* [WHAT YOU ARE ASKED TO DO] Your job with the data below is to output exactly the lines from the one holding "mix_ratio: each unit" down to the one holding "level: each unit", both included, and no others.

*** DATA TO PROCESS Section Begins ***

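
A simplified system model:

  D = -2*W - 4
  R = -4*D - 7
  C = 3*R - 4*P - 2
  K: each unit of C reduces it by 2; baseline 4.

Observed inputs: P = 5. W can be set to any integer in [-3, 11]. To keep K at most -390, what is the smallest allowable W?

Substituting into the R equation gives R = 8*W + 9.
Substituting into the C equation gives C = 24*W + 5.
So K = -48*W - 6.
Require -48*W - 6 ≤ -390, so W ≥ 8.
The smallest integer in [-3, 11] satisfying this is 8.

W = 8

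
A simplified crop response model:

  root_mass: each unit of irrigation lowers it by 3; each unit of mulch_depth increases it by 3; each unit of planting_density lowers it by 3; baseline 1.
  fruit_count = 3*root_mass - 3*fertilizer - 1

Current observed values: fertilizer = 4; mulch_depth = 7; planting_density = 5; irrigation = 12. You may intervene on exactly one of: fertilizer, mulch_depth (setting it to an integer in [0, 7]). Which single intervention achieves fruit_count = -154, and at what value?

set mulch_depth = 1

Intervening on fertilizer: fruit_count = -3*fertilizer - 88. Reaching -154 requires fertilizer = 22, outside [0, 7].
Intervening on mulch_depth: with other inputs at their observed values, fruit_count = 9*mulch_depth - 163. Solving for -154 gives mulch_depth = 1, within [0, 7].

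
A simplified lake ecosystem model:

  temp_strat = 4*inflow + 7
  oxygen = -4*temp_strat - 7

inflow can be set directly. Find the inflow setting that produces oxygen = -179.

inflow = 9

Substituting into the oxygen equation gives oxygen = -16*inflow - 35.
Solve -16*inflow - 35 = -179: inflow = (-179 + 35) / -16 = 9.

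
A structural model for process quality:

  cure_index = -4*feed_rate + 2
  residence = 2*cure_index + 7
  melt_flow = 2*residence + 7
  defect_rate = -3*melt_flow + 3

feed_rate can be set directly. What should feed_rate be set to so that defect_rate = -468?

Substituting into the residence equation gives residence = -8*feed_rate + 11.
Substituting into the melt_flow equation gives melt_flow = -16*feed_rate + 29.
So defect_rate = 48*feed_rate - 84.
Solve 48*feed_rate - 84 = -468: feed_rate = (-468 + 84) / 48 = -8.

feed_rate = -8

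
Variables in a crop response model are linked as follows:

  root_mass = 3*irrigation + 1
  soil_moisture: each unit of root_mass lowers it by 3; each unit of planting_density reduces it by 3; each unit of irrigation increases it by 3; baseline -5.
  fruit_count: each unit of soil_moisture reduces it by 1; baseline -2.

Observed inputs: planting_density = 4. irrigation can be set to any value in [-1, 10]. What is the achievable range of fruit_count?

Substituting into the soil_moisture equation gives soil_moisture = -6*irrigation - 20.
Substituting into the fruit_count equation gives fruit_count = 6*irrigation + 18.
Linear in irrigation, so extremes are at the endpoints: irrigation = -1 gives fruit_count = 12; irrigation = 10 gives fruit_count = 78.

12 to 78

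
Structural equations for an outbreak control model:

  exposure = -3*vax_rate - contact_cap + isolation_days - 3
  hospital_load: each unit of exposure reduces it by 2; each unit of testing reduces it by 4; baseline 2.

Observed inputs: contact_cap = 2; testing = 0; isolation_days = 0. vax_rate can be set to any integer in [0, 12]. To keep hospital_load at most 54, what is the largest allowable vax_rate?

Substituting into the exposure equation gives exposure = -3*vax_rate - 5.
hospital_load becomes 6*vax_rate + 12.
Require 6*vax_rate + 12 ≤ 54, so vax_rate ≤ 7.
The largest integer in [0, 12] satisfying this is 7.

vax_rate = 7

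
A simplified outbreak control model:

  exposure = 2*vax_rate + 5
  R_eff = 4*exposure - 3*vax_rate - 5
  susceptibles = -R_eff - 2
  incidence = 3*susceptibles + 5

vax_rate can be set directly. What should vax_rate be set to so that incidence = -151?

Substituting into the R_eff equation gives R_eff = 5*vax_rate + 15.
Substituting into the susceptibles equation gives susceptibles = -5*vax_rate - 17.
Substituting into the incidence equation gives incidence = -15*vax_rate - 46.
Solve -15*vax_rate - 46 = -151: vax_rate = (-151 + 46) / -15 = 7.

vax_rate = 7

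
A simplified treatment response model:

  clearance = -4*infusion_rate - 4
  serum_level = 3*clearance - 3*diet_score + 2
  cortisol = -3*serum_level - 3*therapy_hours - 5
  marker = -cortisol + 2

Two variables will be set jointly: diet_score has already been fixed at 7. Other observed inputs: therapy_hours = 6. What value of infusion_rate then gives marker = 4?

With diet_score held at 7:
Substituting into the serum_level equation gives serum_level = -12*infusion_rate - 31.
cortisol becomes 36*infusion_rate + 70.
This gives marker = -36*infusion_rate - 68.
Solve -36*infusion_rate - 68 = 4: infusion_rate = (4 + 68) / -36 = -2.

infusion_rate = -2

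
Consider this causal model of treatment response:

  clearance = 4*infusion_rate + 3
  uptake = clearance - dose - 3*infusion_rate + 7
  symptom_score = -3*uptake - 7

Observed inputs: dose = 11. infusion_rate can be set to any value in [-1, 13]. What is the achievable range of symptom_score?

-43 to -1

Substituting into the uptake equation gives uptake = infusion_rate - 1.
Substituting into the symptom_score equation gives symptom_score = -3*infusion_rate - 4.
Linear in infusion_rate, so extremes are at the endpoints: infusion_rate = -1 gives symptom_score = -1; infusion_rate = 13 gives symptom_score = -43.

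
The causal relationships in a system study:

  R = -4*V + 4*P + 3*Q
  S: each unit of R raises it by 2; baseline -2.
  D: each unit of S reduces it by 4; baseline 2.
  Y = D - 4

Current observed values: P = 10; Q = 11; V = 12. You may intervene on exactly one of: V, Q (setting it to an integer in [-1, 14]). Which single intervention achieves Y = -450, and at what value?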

*** DATA TO PROCESS Section Ends ***
*** DATA TO PROCESS Section Begins ***

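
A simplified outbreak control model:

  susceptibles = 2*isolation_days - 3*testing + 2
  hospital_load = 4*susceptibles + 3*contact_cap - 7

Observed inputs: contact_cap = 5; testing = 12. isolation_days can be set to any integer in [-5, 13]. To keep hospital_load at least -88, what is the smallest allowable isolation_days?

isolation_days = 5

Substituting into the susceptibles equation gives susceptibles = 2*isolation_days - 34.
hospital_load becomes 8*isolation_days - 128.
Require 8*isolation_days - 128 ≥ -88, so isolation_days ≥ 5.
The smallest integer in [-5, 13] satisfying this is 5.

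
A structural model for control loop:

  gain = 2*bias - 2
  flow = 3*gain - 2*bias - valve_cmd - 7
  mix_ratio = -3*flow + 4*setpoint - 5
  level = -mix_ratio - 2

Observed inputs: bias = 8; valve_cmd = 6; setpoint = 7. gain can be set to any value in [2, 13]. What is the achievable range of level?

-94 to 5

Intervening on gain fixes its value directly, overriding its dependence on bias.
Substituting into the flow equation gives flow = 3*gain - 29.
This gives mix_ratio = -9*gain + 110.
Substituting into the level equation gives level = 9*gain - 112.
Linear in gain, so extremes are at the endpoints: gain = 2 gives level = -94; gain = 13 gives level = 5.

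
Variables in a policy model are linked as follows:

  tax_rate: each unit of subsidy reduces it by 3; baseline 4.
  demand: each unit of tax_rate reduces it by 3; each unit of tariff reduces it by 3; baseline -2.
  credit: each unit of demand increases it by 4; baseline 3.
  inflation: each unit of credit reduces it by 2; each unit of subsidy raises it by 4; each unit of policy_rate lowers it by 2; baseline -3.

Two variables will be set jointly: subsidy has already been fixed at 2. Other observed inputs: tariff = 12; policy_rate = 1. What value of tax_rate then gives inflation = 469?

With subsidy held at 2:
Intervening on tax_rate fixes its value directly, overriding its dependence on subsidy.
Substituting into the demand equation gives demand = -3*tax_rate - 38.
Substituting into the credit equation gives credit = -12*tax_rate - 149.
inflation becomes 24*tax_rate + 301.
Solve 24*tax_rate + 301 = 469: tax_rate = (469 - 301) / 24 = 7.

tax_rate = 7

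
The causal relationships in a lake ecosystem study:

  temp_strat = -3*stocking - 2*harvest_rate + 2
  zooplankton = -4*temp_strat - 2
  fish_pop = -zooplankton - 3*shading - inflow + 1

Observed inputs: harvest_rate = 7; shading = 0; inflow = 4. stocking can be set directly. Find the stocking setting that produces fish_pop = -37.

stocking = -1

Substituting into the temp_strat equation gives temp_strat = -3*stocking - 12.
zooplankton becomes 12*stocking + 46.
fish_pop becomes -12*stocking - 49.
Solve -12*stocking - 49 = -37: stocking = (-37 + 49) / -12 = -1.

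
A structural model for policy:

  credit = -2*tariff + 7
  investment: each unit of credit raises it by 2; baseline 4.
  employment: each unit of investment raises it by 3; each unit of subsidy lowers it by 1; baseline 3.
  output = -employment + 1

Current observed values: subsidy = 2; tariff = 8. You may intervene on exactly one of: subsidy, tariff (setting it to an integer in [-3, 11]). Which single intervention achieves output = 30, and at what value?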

*** DATA TO PROCESS Section Ends ***
*** DATA TO PROCESS Section Begins ***

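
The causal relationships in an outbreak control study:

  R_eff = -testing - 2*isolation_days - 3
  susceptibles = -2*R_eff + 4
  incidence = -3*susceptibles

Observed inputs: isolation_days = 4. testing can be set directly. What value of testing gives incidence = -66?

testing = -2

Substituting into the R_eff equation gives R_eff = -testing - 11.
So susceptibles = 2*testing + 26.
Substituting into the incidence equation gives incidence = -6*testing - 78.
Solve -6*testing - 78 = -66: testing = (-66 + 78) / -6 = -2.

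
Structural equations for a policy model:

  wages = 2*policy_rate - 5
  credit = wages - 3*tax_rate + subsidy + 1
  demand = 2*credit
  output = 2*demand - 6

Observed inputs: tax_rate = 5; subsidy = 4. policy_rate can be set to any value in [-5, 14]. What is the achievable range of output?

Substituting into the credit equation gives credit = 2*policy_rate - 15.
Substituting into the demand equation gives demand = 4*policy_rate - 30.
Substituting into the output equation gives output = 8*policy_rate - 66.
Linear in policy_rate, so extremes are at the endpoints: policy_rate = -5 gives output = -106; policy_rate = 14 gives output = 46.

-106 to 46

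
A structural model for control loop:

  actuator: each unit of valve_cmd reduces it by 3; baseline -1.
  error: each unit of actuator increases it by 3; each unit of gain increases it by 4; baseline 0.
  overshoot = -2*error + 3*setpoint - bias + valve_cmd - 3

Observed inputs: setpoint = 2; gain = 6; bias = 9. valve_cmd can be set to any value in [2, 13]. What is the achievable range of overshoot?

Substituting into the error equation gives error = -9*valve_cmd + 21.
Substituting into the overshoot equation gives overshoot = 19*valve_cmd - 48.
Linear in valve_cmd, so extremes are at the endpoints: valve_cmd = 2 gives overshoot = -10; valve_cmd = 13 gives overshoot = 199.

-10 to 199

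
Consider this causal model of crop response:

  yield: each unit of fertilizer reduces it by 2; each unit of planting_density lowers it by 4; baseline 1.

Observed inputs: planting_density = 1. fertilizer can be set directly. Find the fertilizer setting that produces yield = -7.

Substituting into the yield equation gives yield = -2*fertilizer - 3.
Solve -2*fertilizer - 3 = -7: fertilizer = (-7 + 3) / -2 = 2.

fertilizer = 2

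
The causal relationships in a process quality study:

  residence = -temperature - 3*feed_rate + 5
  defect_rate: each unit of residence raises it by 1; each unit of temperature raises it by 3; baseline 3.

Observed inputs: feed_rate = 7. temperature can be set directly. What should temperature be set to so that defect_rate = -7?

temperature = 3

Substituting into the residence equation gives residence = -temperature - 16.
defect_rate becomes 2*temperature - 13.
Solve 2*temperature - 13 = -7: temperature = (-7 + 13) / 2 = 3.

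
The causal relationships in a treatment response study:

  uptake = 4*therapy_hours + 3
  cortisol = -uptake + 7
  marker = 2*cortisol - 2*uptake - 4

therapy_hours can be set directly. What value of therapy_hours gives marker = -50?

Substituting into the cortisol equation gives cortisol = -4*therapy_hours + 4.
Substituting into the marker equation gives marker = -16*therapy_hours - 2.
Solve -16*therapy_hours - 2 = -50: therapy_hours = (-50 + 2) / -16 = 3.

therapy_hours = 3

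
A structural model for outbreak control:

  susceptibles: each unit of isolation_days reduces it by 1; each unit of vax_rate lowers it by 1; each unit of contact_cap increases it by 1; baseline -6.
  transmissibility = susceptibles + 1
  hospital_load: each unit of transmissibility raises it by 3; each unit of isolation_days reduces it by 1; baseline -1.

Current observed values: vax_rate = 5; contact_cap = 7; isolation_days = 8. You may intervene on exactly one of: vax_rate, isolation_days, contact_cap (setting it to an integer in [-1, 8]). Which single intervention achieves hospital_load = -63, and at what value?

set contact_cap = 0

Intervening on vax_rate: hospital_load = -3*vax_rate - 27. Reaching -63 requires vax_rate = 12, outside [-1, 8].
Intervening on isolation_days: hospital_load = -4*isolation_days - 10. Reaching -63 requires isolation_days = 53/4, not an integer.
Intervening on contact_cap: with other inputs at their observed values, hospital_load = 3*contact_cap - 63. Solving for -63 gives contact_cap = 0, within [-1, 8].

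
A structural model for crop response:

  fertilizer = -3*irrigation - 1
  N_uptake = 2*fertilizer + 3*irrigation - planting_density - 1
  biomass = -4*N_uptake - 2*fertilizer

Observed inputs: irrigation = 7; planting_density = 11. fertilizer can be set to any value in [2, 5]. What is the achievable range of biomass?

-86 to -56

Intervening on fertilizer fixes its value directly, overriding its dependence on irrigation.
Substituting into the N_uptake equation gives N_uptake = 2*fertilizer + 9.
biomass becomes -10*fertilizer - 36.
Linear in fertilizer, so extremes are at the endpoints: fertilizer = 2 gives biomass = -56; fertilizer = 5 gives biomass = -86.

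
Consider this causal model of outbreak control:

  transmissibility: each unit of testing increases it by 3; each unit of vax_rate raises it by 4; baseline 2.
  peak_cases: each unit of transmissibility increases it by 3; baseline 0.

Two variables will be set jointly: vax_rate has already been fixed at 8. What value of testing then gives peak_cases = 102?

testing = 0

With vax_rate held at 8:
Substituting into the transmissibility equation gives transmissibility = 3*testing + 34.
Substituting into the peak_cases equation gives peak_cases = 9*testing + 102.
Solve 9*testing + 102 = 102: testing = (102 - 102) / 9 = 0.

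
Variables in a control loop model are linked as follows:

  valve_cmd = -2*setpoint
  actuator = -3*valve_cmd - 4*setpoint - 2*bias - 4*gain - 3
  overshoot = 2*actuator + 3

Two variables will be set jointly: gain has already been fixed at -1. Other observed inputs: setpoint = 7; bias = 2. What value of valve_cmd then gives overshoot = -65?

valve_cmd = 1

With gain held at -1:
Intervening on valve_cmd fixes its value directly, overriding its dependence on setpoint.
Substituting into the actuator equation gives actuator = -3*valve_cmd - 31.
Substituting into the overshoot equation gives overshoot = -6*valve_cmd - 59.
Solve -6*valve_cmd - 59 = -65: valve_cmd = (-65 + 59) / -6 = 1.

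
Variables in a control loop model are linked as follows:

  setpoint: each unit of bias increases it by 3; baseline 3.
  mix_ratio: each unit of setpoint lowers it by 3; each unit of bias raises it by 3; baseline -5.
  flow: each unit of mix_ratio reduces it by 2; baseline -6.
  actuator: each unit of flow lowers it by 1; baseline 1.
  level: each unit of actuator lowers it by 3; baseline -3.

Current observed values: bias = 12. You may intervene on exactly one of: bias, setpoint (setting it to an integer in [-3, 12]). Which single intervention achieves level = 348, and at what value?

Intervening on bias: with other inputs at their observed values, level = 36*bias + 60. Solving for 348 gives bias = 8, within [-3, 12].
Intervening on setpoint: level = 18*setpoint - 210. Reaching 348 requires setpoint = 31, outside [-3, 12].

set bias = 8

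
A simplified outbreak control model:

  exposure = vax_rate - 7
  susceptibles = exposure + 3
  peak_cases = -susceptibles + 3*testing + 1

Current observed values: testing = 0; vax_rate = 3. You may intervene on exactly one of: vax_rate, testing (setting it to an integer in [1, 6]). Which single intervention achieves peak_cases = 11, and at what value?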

*** DATA TO PROCESS Section Ends ***

* [SOLVED PROBLEM]
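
  mix_ratio: each unit of setpoint lowers it by 3; each unit of bias raises it by 3; baseline -5.
  flow: each unit of mix_ratio reduces it by 2; baseline -6.
  actuator: each unit of flow lowers it by 1; baseline 1.
  level: each unit of actuator lowers it by 3; baseline -3.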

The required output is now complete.